··· RECORDS SHOWN ···
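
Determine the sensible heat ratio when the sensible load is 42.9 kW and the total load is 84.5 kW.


SHR = Q_sensible / Q_total
SHR = 42.9 / 84.5
SHR = 0.508

0.508


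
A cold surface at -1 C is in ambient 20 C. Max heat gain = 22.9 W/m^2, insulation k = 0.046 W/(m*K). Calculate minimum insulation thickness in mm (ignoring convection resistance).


dT = 20 - (-1) = 21 K
thickness = k * dT / q_max * 1000
thickness = 0.046 * 21 / 22.9 * 1000
thickness = 42.2 mm

42.2


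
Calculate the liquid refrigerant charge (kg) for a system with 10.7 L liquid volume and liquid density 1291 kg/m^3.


Charge = V * rho / 1000
Charge = 10.7 * 1291 / 1000
Charge = 13.81 kg

13.81


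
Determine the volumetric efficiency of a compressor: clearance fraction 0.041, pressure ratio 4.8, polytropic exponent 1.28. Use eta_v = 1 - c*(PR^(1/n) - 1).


PR^(1/n) = 4.8^(1/1.28) = 3.40580451
eta_v = 1 - 0.041 * (3.40580451 - 1)
eta_v = 0.9014

0.9014


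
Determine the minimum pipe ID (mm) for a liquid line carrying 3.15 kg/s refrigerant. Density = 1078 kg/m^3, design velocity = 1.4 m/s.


A = m_dot / (rho * v) = 3.15 / (1078 * 1.4) = 0.002087198516 m^2
d = sqrt(4*A/pi) * 1000
d = 51.6 mm

51.6


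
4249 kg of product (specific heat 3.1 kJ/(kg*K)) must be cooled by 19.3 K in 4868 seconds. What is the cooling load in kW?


Q = m * cp * dT / t
Q = 4249 * 3.1 * 19.3 / 4868
Q = 52.222 kW

52.222


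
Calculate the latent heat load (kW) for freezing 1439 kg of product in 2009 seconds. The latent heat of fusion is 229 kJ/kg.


Q_lat = m * h_fg / t
Q_lat = 1439 * 229 / 2009
Q_lat = 164.03 kW

164.03


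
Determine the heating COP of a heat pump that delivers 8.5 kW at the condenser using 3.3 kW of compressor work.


COP_hp = Q_cond / W
COP_hp = 8.5 / 3.3
COP_hp = 2.576

2.576


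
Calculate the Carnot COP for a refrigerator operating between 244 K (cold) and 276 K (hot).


dT = 276 - 244 = 32 K
COP_carnot = T_cold / dT = 244 / 32
COP_carnot = 7.625

7.625


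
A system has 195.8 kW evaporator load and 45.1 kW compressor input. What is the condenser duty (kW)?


Q_cond = Q_evap + W
Q_cond = 195.8 + 45.1
Q_cond = 240.9 kW

240.9


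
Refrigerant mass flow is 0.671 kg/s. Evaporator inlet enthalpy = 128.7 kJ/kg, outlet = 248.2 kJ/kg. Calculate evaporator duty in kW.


dh = 248.2 - 128.7 = 119.5 kJ/kg
Q_evap = m_dot * dh = 0.671 * 119.5
Q_evap = 80.18 kW

80.18


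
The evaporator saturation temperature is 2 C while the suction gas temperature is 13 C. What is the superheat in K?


Superheat = T_suction - T_evap
Superheat = 13 - (2)
Superheat = 11 K

11


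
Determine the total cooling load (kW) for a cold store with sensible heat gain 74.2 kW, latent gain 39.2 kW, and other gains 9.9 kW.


Q_total = Q_s + Q_l + Q_misc
Q_total = 74.2 + 39.2 + 9.9
Q_total = 123.3 kW

123.3


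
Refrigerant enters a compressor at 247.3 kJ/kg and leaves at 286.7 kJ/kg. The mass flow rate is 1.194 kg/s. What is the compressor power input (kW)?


dh = 286.7 - 247.3 = 39.4 kJ/kg
W = m_dot * dh = 1.194 * 39.4 = 47.04 kW

47.04


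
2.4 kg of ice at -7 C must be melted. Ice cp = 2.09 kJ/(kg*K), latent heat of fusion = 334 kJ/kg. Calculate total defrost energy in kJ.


Sensible heat = cp * dT = 2.09 * 7 = 14.63 kJ/kg
Total per kg = 14.63 + 334 = 348.63 kJ/kg
Q = m * total = 2.4 * 348.63
Q = 836.7 kJ

836.7


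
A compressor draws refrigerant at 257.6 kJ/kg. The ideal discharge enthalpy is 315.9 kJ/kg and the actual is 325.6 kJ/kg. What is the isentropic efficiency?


dh_ideal = 315.9 - 257.6 = 58.3 kJ/kg
dh_actual = 325.6 - 257.6 = 68.0 kJ/kg
eta_s = dh_ideal / dh_actual = 58.3 / 68.0
eta_s = 0.8574

0.8574


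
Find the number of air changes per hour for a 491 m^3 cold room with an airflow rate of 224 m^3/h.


ACH = flow / volume
ACH = 224 / 491
ACH = 0.456

0.456


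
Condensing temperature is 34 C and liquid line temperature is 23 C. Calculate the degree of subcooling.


Subcooling = T_cond - T_liquid
Subcooling = 34 - 23
Subcooling = 11 K

11


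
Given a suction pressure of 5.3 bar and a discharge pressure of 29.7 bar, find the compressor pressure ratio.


PR = P_high / P_low
PR = 29.7 / 5.3
PR = 5.604

5.604


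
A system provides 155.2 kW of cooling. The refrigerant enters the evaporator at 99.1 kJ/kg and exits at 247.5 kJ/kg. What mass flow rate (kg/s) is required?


dh = 247.5 - 99.1 = 148.4 kJ/kg
m_dot = Q / dh = 155.2 / 148.4 = 1.0458 kg/s

1.0458


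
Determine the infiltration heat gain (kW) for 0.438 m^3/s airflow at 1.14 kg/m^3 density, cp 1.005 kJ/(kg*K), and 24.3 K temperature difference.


Q = V_dot * rho * cp * dT
Q = 0.438 * 1.14 * 1.005 * 24.3
Q = 12.194 kW

12.194


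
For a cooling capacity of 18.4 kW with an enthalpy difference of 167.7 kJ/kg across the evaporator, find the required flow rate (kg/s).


m_dot = Q / dh
m_dot = 18.4 / 167.7
m_dot = 0.1097 kg/s

0.1097


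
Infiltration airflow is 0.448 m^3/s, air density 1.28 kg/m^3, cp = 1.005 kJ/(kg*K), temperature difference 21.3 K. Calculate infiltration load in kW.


Q = V_dot * rho * cp * dT
Q = 0.448 * 1.28 * 1.005 * 21.3
Q = 12.275 kW

12.275


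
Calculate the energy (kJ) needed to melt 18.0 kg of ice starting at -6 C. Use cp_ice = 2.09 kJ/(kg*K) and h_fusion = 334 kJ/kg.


Sensible heat = cp * dT = 2.09 * 6 = 12.54 kJ/kg
Total per kg = 12.54 + 334 = 346.54 kJ/kg
Q = m * total = 18.0 * 346.54
Q = 6237.7 kJ

6237.7


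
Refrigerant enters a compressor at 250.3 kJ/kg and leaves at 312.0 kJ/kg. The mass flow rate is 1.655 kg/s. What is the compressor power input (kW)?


dh = 312.0 - 250.3 = 61.7 kJ/kg
W = m_dot * dh = 1.655 * 61.7 = 102.11 kW

102.11


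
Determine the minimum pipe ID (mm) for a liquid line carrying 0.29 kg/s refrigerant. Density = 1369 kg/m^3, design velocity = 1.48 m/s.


A = m_dot / (rho * v) = 0.29 / (1369 * 1.48) = 0.0001431307129 m^2
d = sqrt(4*A/pi) * 1000
d = 13.5 mm

13.5


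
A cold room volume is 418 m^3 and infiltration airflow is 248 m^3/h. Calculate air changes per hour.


ACH = flow / volume
ACH = 248 / 418
ACH = 0.593

0.593


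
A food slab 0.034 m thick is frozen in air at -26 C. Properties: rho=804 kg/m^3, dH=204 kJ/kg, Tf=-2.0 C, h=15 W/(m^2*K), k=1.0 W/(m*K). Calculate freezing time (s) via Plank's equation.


dT = -2.0 - (-26) = 24.0 K
term1 = a/(2h) = 0.034/(2*15) = 0.001133333333
term2 = a^2/(8k) = 0.034^2/(8*1.0) = 0.0001445
t = rho*dH*1000/dT * (term1 + term2)
t = 804*204*1000/24.0 * (0.001133333333 + 0.0001445)
t = 8733 s

8733


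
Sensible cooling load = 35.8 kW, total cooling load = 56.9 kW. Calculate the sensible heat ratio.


SHR = Q_sensible / Q_total
SHR = 35.8 / 56.9
SHR = 0.629

0.629


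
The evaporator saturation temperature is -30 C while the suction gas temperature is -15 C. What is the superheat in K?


Superheat = T_suction - T_evap
Superheat = -15 - (-30)
Superheat = 15 K

15


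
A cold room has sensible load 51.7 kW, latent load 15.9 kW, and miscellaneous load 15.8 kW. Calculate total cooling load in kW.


Q_total = Q_s + Q_l + Q_misc
Q_total = 51.7 + 15.9 + 15.8
Q_total = 83.4 kW

83.4


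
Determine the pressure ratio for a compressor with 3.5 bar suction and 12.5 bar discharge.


PR = P_high / P_low
PR = 12.5 / 3.5
PR = 3.571

3.571


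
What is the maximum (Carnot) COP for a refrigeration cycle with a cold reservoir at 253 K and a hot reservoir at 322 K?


dT = 322 - 253 = 69 K
COP_carnot = T_cold / dT = 253 / 69
COP_carnot = 3.667

3.667


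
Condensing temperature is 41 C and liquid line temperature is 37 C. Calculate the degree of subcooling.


Subcooling = T_cond - T_liquid
Subcooling = 41 - 37
Subcooling = 4 K

4


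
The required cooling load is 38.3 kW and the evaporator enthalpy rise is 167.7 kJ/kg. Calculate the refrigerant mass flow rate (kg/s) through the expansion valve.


m_dot = Q / dh
m_dot = 38.3 / 167.7
m_dot = 0.2284 kg/s

0.2284


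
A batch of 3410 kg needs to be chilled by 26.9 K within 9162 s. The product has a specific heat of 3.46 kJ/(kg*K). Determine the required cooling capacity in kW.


Q = m * cp * dT / t
Q = 3410 * 3.46 * 26.9 / 9162
Q = 34.641 kW

34.641


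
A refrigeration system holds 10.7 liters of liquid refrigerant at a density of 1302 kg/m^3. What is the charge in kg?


Charge = V * rho / 1000
Charge = 10.7 * 1302 / 1000
Charge = 13.93 kg

13.93


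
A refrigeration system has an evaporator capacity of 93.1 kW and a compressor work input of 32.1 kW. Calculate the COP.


COP = Q_evap / W
COP = 93.1 / 32.1
COP = 2.9

2.9


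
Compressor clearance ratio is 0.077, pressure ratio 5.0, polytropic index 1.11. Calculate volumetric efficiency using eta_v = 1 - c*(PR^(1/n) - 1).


PR^(1/n) = 5.0^(1/1.11) = 4.26287607
eta_v = 1 - 0.077 * (4.26287607 - 1)
eta_v = 0.7488

0.7488


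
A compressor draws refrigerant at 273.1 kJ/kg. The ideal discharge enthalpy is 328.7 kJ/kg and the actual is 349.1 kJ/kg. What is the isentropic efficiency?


dh_ideal = 328.7 - 273.1 = 55.6 kJ/kg
dh_actual = 349.1 - 273.1 = 76.0 kJ/kg
eta_s = dh_ideal / dh_actual = 55.6 / 76.0
eta_s = 0.7316

0.7316


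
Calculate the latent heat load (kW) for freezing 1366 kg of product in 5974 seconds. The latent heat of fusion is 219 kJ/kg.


Q_lat = m * h_fg / t
Q_lat = 1366 * 219 / 5974
Q_lat = 50.08 kW

50.08


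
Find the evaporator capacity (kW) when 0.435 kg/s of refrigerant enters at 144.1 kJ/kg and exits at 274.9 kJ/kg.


dh = 274.9 - 144.1 = 130.8 kJ/kg
Q_evap = m_dot * dh = 0.435 * 130.8
Q_evap = 56.9 kW

56.9


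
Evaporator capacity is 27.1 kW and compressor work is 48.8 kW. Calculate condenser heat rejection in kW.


Q_cond = Q_evap + W
Q_cond = 27.1 + 48.8
Q_cond = 75.9 kW

75.9


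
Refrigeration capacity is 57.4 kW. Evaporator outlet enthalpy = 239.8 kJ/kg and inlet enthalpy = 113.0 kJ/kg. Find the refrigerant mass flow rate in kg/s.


dh = 239.8 - 113.0 = 126.8 kJ/kg
m_dot = Q / dh = 57.4 / 126.8 = 0.4527 kg/s

0.4527


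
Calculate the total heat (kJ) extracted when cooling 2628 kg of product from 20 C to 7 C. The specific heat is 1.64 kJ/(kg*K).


dT = 20 - (7) = 13 K
Q = m * cp * dT = 2628 * 1.64 * 13
Q = 56029 kJ

56029


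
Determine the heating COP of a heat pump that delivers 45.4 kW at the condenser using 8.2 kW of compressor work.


COP_hp = Q_cond / W
COP_hp = 45.4 / 8.2
COP_hp = 5.537

5.537


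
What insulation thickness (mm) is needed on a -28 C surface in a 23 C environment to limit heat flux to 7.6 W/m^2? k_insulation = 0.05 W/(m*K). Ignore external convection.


dT = 23 - (-28) = 51 K
thickness = k * dT / q_max * 1000
thickness = 0.05 * 51 / 7.6 * 1000
thickness = 335.5 mm

335.5


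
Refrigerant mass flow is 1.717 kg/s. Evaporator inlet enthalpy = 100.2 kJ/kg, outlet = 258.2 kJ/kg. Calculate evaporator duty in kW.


dh = 258.2 - 100.2 = 158.0 kJ/kg
Q_evap = m_dot * dh = 1.717 * 158.0
Q_evap = 271.29 kW

271.29


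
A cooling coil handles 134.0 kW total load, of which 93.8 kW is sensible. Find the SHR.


SHR = Q_sensible / Q_total
SHR = 93.8 / 134.0
SHR = 0.7

0.7


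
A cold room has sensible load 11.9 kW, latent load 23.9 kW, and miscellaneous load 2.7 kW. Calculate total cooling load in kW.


Q_total = Q_s + Q_l + Q_misc
Q_total = 11.9 + 23.9 + 2.7
Q_total = 38.5 kW

38.5


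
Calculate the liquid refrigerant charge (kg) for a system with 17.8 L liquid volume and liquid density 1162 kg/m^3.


Charge = V * rho / 1000
Charge = 17.8 * 1162 / 1000
Charge = 20.68 kg

20.68


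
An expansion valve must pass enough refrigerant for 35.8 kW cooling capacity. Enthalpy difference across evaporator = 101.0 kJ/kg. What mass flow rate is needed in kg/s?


m_dot = Q / dh
m_dot = 35.8 / 101.0
m_dot = 0.3545 kg/s

0.3545


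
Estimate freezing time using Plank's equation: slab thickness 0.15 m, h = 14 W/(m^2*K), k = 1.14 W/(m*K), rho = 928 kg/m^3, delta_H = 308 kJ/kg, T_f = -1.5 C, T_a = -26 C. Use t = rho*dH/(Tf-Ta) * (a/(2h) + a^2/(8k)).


dT = -1.5 - (-26) = 24.5 K
term1 = a/(2h) = 0.15/(2*14) = 0.005357142857
term2 = a^2/(8k) = 0.15^2/(8*1.14) = 0.002467105263
t = rho*dH*1000/dT * (term1 + term2)
t = 928*308*1000/24.5 * (0.005357142857 + 0.002467105263)
t = 91280 s

91280


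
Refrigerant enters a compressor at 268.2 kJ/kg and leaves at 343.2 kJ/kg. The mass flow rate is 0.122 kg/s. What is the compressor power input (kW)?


dh = 343.2 - 268.2 = 75.0 kJ/kg
W = m_dot * dh = 0.122 * 75.0 = 9.15 kW

9.15


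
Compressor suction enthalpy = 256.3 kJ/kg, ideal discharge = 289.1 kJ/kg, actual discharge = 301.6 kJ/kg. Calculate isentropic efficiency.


dh_ideal = 289.1 - 256.3 = 32.8 kJ/kg
dh_actual = 301.6 - 256.3 = 45.3 kJ/kg
eta_s = dh_ideal / dh_actual = 32.8 / 45.3
eta_s = 0.7241

0.7241


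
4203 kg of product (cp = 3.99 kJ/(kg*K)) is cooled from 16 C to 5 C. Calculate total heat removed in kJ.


dT = 16 - (5) = 11 K
Q = m * cp * dT = 4203 * 3.99 * 11
Q = 184470 kJ

184470


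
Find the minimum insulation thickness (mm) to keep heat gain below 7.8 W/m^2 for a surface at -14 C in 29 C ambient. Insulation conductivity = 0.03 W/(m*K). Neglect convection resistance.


dT = 29 - (-14) = 43 K
thickness = k * dT / q_max * 1000
thickness = 0.03 * 43 / 7.8 * 1000
thickness = 165.4 mm

165.4


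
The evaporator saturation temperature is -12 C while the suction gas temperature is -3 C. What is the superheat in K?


Superheat = T_suction - T_evap
Superheat = -3 - (-12)
Superheat = 9 K

9


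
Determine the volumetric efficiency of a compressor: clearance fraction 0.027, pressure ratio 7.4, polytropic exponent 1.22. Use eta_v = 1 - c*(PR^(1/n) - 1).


PR^(1/n) = 7.4^(1/1.22) = 5.15804369
eta_v = 1 - 0.027 * (5.15804369 - 1)
eta_v = 0.8877

0.8877


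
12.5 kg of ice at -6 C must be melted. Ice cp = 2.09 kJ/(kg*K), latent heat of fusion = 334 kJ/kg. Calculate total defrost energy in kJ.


Sensible heat = cp * dT = 2.09 * 6 = 12.54 kJ/kg
Total per kg = 12.54 + 334 = 346.54 kJ/kg
Q = m * total = 12.5 * 346.54
Q = 4331.8 kJ

4331.8


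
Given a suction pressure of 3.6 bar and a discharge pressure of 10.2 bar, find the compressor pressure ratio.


PR = P_high / P_low
PR = 10.2 / 3.6
PR = 2.833

2.833


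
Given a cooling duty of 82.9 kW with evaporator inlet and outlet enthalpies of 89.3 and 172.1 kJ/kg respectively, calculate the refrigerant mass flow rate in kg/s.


dh = 172.1 - 89.3 = 82.8 kJ/kg
m_dot = Q / dh = 82.9 / 82.8 = 1.0012 kg/s

1.0012


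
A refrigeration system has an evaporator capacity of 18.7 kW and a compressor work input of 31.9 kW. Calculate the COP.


COP = Q_evap / W
COP = 18.7 / 31.9
COP = 0.586

0.586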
···
WORK TO COMPLETE - Everything from the line containing "Given a suction pressure of 3.6" through the end of the entries above should be retyped exactly, and nothing else.

RESPONSE TO THIS EXERCISE -
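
Given a suction pressure of 3.6 bar and a discharge pressure of 10.2 bar, find the compressor pressure ratio.


PR = P_high / P_low
PR = 10.2 / 3.6
PR = 2.833

2.833


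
Given a cooling duty of 82.9 kW with evaporator inlet and outlet enthalpies of 89.3 and 172.1 kJ/kg respectively, calculate the refrigerant mass flow rate in kg/s.


dh = 172.1 - 89.3 = 82.8 kJ/kg
m_dot = Q / dh = 82.9 / 82.8 = 1.0012 kg/s

1.0012


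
A refrigeration system has an evaporator capacity of 18.7 kW and a compressor work input of 31.9 kW. Calculate the COP.


COP = Q_evap / W
COP = 18.7 / 31.9
COP = 0.586

0.586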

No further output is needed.